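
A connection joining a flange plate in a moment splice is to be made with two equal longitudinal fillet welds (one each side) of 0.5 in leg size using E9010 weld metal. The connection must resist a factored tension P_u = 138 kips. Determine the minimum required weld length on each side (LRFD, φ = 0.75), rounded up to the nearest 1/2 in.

E90XX → F_EXX = 90 ksi.
Throat t_e = 0.707 × 0.5 = 0.3535 in.
φr_n = 0.75 × 0.6 × 90 × 0.3535 = 14.32 kips/in.
L_req = P_u / φr_n = 138 / 14.32 = 9.639 in total.
Per side: 9.639 / 2 = 4.82 in.
Round up → use L = 5 in on each side.

L = 5 in on each side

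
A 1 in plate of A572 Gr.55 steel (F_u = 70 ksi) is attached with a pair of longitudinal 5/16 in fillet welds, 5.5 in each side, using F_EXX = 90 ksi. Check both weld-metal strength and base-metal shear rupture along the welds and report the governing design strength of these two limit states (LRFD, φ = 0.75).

t_e = 0.707 × 0.3125 = 0.2209 in; L = 11 in.
Weld metal: φR_n = 0.75 × 0.6 × 90 × 0.2209 × 11 = 98.43 kip.
Base metal (shear rupture): φR_n = 0.75 × 0.6 × 70 × 1 × 11 = 346.5 kip.
Governing: weld metal.

φR_n ≈ 98.4 kip (weld metal governs)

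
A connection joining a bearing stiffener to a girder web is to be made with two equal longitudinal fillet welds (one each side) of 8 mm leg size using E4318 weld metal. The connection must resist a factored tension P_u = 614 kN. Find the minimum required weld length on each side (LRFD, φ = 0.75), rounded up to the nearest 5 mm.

L = 285 mm on each side

E43XX → F_EXX = 430 MPa.
Throat t_e = 0.707 × 8 = 5.656 mm.
φr_n = 0.75 × 0.6 × 430 × 5.656 × 10⁻³ = 1.094 kN/mm.
L_req = P_u / φr_n = 614 / 1.094 = 561 mm total.
Per side: 561 / 2 = 280.5 mm.
Round up → use L = 285 mm on each side.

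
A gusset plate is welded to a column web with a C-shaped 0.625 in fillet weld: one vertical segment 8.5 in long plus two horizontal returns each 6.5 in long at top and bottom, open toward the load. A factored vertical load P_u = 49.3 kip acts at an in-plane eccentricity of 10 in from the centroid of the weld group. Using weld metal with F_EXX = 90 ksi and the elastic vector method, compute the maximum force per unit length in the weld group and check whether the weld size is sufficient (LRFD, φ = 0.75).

Total weld length L_w = 21.5 in. Treat welds as unit-width lines.
Centroid: x̄ = 2×6.5×3.25 / 21.5 = 1.965 in from the vertical weld.
Polar moment about centroid: J = I_x + I_y = [8.5³/12 + 2×6.5×4.25²] + [8.5×1.965² + 2(6.5³/12 + 6.5×1.285²)] = 386 in³.
Direct shear f_v = P/L_w = 49.3 / 21.5 = 2.293 kip/in (vertical).
Torsion M = P·e = 49.3 × 10 = 493 kip·in.
Critical point at (x, y) = (4.535, 4.25) from centroid. f_tx = M·y/J = 5.427 kip/in; f_ty = M·x/J = 5.791 kip/in.
Resultant f_max = √[f_tx² + (f_v + f_ty)²] = √[5.427² + (2.293 + 5.791)²] = 9.737 kip/in.
Capacity per unit length: φr_n = 0.75 × 0.6 × 90 × (0.707 × 0.625) = 17.9 kip/in.
9.737 ≤ 17.9 → adequate.

f_max ≈ 9.74 kip/in; adequate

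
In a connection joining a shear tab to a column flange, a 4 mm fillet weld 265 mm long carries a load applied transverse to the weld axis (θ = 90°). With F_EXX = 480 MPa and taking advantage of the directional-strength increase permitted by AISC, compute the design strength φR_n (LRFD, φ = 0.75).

t_e = 0.707 × 4 = 2.828 mm; A_we = 2.828 × 265 = 749.4 mm².
Directional factor: 1.0 + 0.5 sin^1.5(90°) = 1.5.
F_nw = 0.6 × 480 × 1.5 = 432 MPa.
φR_n = 0.75 × 432 × 749.4 × 10⁻³ = 242.8 kN.

φR_n ≈ 243 kN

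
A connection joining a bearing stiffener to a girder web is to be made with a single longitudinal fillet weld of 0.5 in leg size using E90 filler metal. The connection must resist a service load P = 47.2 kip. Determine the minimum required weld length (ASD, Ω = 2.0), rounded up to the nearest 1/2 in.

E90XX → F_EXX = 90 ksi.
Throat t_e = 0.707 × 0.5 = 0.3535 in.
r_n/Ω = (0.6 × 90 × 0.3535) / 2.0 = 9.544 kip/in.
L_req = P / (r_n/Ω) = 47.2 / 9.544 = 4.945 in total.
Round up → use L = 5 in.

L = 5 in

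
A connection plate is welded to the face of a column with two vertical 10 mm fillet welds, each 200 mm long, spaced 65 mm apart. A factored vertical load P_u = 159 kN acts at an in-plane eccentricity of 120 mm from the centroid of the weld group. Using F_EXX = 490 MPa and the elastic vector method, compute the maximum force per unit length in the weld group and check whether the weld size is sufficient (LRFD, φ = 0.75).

Total weld length L_w = 400 mm. Treat welds as unit-width lines.
Polar moment about centroid: J = 2[d³/12 + d(b/2)²] = 2[200³/12 + 200×32.5²] = 1756000 mm³.
Direct shear f_v = P/L_w = 159×10³ / 400 = 397.5 N/mm (vertical).
Torsion M = P·e = 159×10³ × 120 = 19080000 N·mm.
Critical point at (x, y) = (32.5, 100) from centroid. f_tx = M·y/J = 1087 N/mm; f_ty = M·x/J = 353.2 N/mm.
Resultant f_max = √[f_tx² + (f_v + f_ty)²] = √[1087² + (397.5 + 353.2)²] = 1321 N/mm.
Capacity per unit length: φr_n = 0.75 × 0.6 × 490 × (0.707 × 10) = 1559 N/mm.
1321 ≤ 1559 → adequate.

f_max ≈ 1320 N/mm; adequate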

What the task requires
Please reproduce each line above exactly as written.

Result below
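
A connection joining a flange plate in a moment splice is to be made with two equal longitudinal fillet welds (one each side) of 0.5 in leg size using E9010 weld metal. The connection must resist a factored tension P_u = 138 kips. Determine the minimum required weld length on each side (LRFD, φ = 0.75), rounded up to the nearest 1/2 in.

E90XX → F_EXX = 90 ksi.
Throat t_e = 0.707 × 0.5 = 0.3535 in.
φr_n = 0.75 × 0.6 × 90 × 0.3535 = 14.32 kips/in.
L_req = P_u / φr_n = 138 / 14.32 = 9.639 in total.
Per side: 9.639 / 2 = 4.82 in.
Round up → use L = 5 in on each side.

L = 5 in on each side

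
A 1 in plate of A572 Gr.55 steel (F_u = 70 ksi) is attached with a pair of longitudinal 5/16 in fillet welds, 5.5 in each side, using F_EXX = 90 ksi. Check both weld-metal strength and base-metal shear rupture along the welds and report the governing design strength of these two limit states (LRFD, φ = 0.75).

t_e = 0.707 × 0.3125 = 0.2209 in; L = 11 in.
Weld metal: φR_n = 0.75 × 0.6 × 90 × 0.2209 × 11 = 98.43 kip.
Base metal (shear rupture): φR_n = 0.75 × 0.6 × 70 × 1 × 11 = 346.5 kip.
Governing: weld metal.

φR_n ≈ 98.4 kip (weld metal governs)

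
A connection joining a bearing stiffener to a girder web is to be made with two equal longitudinal fillet welds (one each side) of 8 mm leg size using E4318 weld metal. The connection must resist a factored tension P_u = 614 kN. Find the minimum required weld length on each side (LRFD, φ = 0.75), rounded up to the nearest 5 mm.

L = 285 mm on each side

E43XX → F_EXX = 430 MPa.
Throat t_e = 0.707 × 8 = 5.656 mm.
φr_n = 0.75 × 0.6 × 430 × 5.656 × 10⁻³ = 1.094 kN/mm.
L_req = P_u / φr_n = 614 / 1.094 = 561 mm total.
Per side: 561 / 2 = 280.5 mm.
Round up → use L = 285 mm on each side.

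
A gusset plate is welded to a column web with a C-shaped 0.625 in fillet weld: one vertical segment 8.5 in long plus two horizontal returns each 6.5 in long at top and bottom, open toward the load. A factored vertical load P_u = 49.3 kip acts at an in-plane eccentricity of 10 in from the centroid of the weld group. Using weld metal with F_EXX = 90 ksi and the elastic vector method, compute the maximum force per unit length in the weld group and check whether the weld size is sufficient (LRFD, φ = 0.75).

Total weld length L_w = 21.5 in. Treat welds as unit-width lines.
Centroid: x̄ = 2×6.5×3.25 / 21.5 = 1.965 in from the vertical weld.
Polar moment about centroid: J = I_x + I_y = [8.5³/12 + 2×6.5×4.25²] + [8.5×1.965² + 2(6.5³/12 + 6.5×1.285²)] = 386 in³.
Direct shear f_v = P/L_w = 49.3 / 21.5 = 2.293 kip/in (vertical).
Torsion M = P·e = 49.3 × 10 = 493 kip·in.
Critical point at (x, y) = (4.535, 4.25) from centroid. f_tx = M·y/J = 5.427 kip/in; f_ty = M·x/J = 5.791 kip/in.
Resultant f_max = √[f_tx² + (f_v + f_ty)²] = √[5.427² + (2.293 + 5.791)²] = 9.737 kip/in.
Capacity per unit length: φr_n = 0.75 × 0.6 × 90 × (0.707 × 0.625) = 17.9 kip/in.
9.737 ≤ 17.9 → adequate.

f_max ≈ 9.74 kip/in; adequate

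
In a connection joining a shear tab to a column flange, a 4 mm fillet weld 265 mm long carries a load applied transverse to the weld axis (θ = 90°). With F_EXX = 480 MPa and taking advantage of the directional-strength increase permitted by AISC, compute the design strength φR_n (LRFD, φ = 0.75).

t_e = 0.707 × 4 = 2.828 mm; A_we = 2.828 × 265 = 749.4 mm².
Directional factor: 1.0 + 0.5 sin^1.5(90°) = 1.5.
F_nw = 0.6 × 480 × 1.5 = 432 MPa.
φR_n = 0.75 × 432 × 749.4 × 10⁻³ = 242.8 kN.

φR_n ≈ 243 kN

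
A connection joining a bearing stiffener to a girder web is to be made with a single longitudinal fillet weld of 0.5 in leg size using E90 filler metal. The connection must resist a service load P = 47.2 kip. Determine the minimum required weld length (ASD, Ω = 2.0), rounded up to the nearest 1/2 in.

E90XX → F_EXX = 90 ksi.
Throat t_e = 0.707 × 0.5 = 0.3535 in.
r_n/Ω = (0.6 × 90 × 0.3535) / 2.0 = 9.544 kip/in.
L_req = P / (r_n/Ω) = 47.2 / 9.544 = 4.945 in total.
Round up → use L = 5 in.

L = 5 in

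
A connection plate is welded to the face of a column with two vertical 10 mm fillet welds, each 200 mm long, spaced 65 mm apart. A factored vertical load P_u = 159 kN acts at an in-plane eccentricity of 120 mm from the centroid of the weld group. Using F_EXX = 490 MPa and the elastic vector method, compute the maximum force per unit length in the weld group and check whether the weld size is sufficient (LRFD, φ = 0.75).

Total weld length L_w = 400 mm. Treat welds as unit-width lines.
Polar moment about centroid: J = 2[d³/12 + d(b/2)²] = 2[200³/12 + 200×32.5²] = 1756000 mm³.
Direct shear f_v = P/L_w = 159×10³ / 400 = 397.5 N/mm (vertical).
Torsion M = P·e = 159×10³ × 120 = 19080000 N·mm.
Critical point at (x, y) = (32.5, 100) from centroid. f_tx = M·y/J = 1087 N/mm; f_ty = M·x/J = 353.2 N/mm.
Resultant f_max = √[f_tx² + (f_v + f_ty)²] = √[1087² + (397.5 + 353.2)²] = 1321 N/mm.
Capacity per unit length: φr_n = 0.75 × 0.6 × 490 × (0.707 × 10) = 1559 N/mm.
1321 ≤ 1559 → adequate.

f_max ≈ 1320 N/mm; adequate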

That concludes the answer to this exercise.